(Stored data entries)
Start of Block

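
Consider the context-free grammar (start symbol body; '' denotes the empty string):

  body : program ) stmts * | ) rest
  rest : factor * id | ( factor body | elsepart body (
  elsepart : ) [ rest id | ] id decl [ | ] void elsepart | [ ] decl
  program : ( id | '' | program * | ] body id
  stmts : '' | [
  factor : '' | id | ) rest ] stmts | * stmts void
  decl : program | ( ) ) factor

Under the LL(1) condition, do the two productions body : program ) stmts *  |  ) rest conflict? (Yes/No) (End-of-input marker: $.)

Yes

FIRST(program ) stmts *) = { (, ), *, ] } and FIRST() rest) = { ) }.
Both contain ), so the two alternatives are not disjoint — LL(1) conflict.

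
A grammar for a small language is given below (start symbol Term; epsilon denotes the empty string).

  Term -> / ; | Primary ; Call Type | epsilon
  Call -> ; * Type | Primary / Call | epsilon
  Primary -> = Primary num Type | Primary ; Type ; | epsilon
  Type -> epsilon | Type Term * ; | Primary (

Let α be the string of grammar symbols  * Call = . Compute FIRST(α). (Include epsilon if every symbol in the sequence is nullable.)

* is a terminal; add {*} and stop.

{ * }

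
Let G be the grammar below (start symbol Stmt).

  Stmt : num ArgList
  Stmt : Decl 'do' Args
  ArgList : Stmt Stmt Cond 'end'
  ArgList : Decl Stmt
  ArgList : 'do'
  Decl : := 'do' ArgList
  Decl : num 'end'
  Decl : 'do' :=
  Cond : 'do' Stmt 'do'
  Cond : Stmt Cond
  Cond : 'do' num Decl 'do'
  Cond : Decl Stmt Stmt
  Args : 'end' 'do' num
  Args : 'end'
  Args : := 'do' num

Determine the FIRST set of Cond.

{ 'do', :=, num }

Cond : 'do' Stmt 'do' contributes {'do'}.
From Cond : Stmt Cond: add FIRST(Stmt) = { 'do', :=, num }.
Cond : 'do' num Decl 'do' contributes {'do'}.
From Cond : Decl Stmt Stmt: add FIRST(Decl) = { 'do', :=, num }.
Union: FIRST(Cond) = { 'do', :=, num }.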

End of Block
Start of Block

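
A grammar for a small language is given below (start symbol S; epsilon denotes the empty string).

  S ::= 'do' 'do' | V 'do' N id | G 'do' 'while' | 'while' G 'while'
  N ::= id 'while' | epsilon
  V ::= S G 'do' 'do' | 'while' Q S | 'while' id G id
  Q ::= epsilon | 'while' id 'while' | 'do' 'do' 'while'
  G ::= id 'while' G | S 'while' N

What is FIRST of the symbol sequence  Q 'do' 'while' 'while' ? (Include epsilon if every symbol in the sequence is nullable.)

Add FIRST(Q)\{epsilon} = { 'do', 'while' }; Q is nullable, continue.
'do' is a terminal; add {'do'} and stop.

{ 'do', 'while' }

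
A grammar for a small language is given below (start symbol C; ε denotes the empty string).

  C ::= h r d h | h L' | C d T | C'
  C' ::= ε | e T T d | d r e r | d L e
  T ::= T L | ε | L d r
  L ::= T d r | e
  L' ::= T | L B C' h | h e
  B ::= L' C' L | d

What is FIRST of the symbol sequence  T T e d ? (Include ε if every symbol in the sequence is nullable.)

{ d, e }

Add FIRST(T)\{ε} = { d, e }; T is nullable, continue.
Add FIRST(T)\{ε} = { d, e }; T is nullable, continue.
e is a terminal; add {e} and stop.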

End of Block
Start of Block

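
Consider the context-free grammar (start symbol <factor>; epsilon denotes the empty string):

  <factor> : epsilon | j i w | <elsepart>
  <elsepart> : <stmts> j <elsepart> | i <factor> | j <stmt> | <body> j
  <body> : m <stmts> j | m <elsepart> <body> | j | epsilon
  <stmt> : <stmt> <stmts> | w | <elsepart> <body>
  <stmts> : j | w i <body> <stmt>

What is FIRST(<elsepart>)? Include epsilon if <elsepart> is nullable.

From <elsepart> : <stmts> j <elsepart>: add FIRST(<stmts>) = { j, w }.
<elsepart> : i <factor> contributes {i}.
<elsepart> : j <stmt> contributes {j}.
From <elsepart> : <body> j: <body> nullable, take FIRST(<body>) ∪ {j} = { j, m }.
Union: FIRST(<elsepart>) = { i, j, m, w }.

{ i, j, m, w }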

End of Block

PROBLEM DESCRIPTION: Every line above from the line with "Consider the context-free grammar (start symbol body;" to the line with "stmts : '' |", both included, must be reproduced exactly, and no other line may appear.

SOLUTION TO THE EXERCISE:
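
Consider the context-free grammar (start symbol body; '' denotes the empty string):

  body : program ) stmts * | ) rest
  rest : factor * id | ( factor body | elsepart body (
  elsepart : ) [ rest id | ] id decl [ | ] void elsepart | [ ] decl
  program : ( id | '' | program * | ] body id
  stmts : '' | [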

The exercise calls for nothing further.